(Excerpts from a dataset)

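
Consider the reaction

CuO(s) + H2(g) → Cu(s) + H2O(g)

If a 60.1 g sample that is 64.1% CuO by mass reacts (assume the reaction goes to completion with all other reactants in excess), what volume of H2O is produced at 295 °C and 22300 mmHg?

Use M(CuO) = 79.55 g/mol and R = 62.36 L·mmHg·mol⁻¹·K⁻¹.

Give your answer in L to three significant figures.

0.769 L

mass of CuO = 60.1 × 64.1/100 = 38.52 g
n(CuO) = 38.52 / 79.55 = 0.4842 mol
n(H2O) = (1/1) × 0.4842 = 0.4842 mol
V = nRT/P = 0.4842 × 62.36 × 568.15 / 22300 = 0.7693 L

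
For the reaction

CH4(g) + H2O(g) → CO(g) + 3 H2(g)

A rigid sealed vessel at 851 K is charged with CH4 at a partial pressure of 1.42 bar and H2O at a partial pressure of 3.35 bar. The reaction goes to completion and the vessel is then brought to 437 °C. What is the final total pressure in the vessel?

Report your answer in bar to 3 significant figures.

6.35 bar

At constant V, partial pressures at 851 K are proportional to moles, so apply stoichiometry directly to pressures.
P(H2O) required for 1.42 bar of CH4 = (1/1) × 1.42 = 1.420 bar; available 3.35 bar, so CH4 is limiting.
P(H2O) remaining = 3.35 − (1/1) × 1.42 = 1.930 bar
P(gaseous products) = (1+3)/1 × 1.42 = 5.680 bar
P_total at 851 K = 1.930 + 5.680 = 7.610 bar
Scaling to 437 °C: P = 7.610 × 710.15/851 = 6.350 bar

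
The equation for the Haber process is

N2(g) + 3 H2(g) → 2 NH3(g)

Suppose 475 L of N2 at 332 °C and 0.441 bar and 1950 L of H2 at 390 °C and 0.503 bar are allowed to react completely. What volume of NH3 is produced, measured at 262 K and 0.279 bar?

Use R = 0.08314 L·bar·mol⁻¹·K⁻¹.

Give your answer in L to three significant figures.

650 L

n(N2) = PV/RT = (0.441 × 475) / (0.08314 × 605.15) = 4.164 mol
n(H2) = PV/RT = (0.503 × 1950) / (0.08314 × 663.15) = 17.79 mol
For 4.164 mol N2, stoichiometry requires (3/1) × 4.164 = 12.49 mol H2; 17.79 mol is available, so N2 is limiting.
n(NH3) = (2/1) × 4.164 = 8.328 mol
V(NH3) = nRT/P = 8.328 × 0.08314 × 262 / 0.279 = 650.2 L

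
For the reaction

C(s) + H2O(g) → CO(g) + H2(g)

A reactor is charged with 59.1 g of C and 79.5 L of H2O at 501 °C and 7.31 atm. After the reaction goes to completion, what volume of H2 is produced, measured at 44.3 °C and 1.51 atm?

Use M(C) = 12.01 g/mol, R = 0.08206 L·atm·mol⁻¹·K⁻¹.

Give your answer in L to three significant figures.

n(C) = 59.1 / 12.01 = 4.921 mol
n(H2O) = PV/RT = (7.31 × 79.5) / (0.08206 × 774.15) = 9.148 mol
For 4.921 mol C, stoichiometry requires (1/1) × 4.921 = 4.921 mol H2O; 9.148 mol is available, so C is limiting.
n(H2) = (1/1) × 4.921 = 4.921 mol
V(H2) = nRT/P = 4.921 × 0.08206 × 317.45 / 1.51 = 84.90 L

84.9 L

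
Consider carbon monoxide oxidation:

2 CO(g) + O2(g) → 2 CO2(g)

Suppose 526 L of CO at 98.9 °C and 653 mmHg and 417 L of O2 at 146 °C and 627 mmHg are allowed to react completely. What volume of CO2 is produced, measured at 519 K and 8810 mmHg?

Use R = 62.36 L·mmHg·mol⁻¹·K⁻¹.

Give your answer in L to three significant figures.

n(CO) = PV/RT = (653 × 526) / (62.36 × 372.05) = 14.80 mol
n(O2) = PV/RT = (627 × 417) / (62.36 × 419.15) = 10.00 mol
For 14.80 mol CO, stoichiometry requires (1/2) × 14.80 = 7.400 mol O2; 10.00 mol is available, so CO is limiting.
n(CO2) = (2/2) × 14.80 = 14.80 mol
V(CO2) = nRT/P = 14.80 × 62.36 × 519 / 8810 = 54.37 L

54.4 L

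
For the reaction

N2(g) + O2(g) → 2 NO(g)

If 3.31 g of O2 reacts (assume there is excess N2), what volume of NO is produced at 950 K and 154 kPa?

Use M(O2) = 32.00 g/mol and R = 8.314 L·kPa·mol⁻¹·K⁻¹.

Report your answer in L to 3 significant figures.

n(O2) = 3.310 / 32.00 = 0.1034 mol
n(NO) = (2/1) × 0.1034 = 0.2068 mol
V = nRT/P = 0.2068 × 8.314 × 950 / 154 = 10.61 L

10.6 L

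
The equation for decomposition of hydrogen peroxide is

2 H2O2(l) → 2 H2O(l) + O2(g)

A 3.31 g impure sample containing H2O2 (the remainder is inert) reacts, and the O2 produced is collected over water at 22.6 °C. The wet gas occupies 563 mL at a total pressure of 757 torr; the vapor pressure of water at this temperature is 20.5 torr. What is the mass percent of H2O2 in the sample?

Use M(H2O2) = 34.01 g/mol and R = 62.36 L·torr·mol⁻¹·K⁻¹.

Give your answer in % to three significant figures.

P(O2) = 757 − 20.5 = 736.5 torr
n(O2) = PV/RT = (736.5 × 0.5630) / (62.36 × 295.75) = 0.02248 mol
n(H2O2) = (2/1) × 0.02248 = 0.04496 mol
m(H2O2) = 0.04496 × 34.01 = 1.529 g
%H2O2 = 1.529 / 3.31 × 100 = 46.19%

46.2 %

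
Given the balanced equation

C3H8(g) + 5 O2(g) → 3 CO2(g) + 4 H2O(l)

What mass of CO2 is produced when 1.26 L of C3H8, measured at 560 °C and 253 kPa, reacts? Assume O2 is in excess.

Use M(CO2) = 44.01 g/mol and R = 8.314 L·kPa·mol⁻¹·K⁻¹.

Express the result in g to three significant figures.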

* [EXERCISE INSTRUCTIONS]
Whenever the word "reacts" appears in a line of the data above, that line counts. Say how many lines count, and nothing more.

* [REPLY]
4